**YOUR GOAL**
What is needed here is an exact copy of every entry.

Stored items:
/---

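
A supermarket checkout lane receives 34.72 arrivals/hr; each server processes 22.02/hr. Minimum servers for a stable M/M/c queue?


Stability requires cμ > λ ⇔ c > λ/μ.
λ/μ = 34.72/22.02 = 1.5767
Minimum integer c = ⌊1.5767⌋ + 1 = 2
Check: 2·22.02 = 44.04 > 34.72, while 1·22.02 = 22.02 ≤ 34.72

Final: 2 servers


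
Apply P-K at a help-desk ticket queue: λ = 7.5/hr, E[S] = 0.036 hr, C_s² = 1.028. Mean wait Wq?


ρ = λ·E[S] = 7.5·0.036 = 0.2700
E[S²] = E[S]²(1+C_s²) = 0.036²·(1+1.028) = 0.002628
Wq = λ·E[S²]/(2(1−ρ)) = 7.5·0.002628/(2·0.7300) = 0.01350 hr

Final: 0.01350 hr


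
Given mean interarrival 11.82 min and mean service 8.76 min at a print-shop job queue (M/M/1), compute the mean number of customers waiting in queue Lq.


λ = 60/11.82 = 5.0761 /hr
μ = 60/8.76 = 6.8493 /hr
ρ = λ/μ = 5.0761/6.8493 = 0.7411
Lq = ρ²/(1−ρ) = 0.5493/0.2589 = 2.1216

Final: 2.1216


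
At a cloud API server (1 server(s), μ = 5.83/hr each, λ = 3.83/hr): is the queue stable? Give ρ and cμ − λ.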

\---

**YOUR SOLUTION**
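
A supermarket checkout lane receives 34.72 arrivals/hr; each server processes 22.02/hr. Minimum servers for a stable M/M/c queue?


Stability requires cμ > λ ⇔ c > λ/μ.
λ/μ = 34.72/22.02 = 1.5767
Minimum integer c = ⌊1.5767⌋ + 1 = 2
Check: 2·22.02 = 44.04 > 34.72, while 1·22.02 = 22.02 ≤ 34.72

Final: 2 servers


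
Apply P-K at a help-desk ticket queue: λ = 7.5/hr, E[S] = 0.036 hr, C_s² = 1.028. Mean wait Wq?


ρ = λ·E[S] = 7.5·0.036 = 0.2700
E[S²] = E[S]²(1+C_s²) = 0.036²·(1+1.028) = 0.002628
Wq = λ·E[S²]/(2(1−ρ)) = 7.5·0.002628/(2·0.7300) = 0.01350 hr

Final: 0.01350 hr


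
Given mean interarrival 11.82 min and mean service 8.76 min at a print-shop job queue (M/M/1), compute the mean number of customers waiting in queue Lq.


λ = 60/11.82 = 5.0761 /hr
μ = 60/8.76 = 6.8493 /hr
ρ = λ/μ = 5.0761/6.8493 = 0.7411
Lq = ρ²/(1−ρ) = 0.5493/0.2589 = 2.1216

Final: 2.1216


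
At a cloud API server (1 server(s), μ = 5.83/hr each, λ = 3.83/hr): is the queue stable? Give ρ and cμ − λ.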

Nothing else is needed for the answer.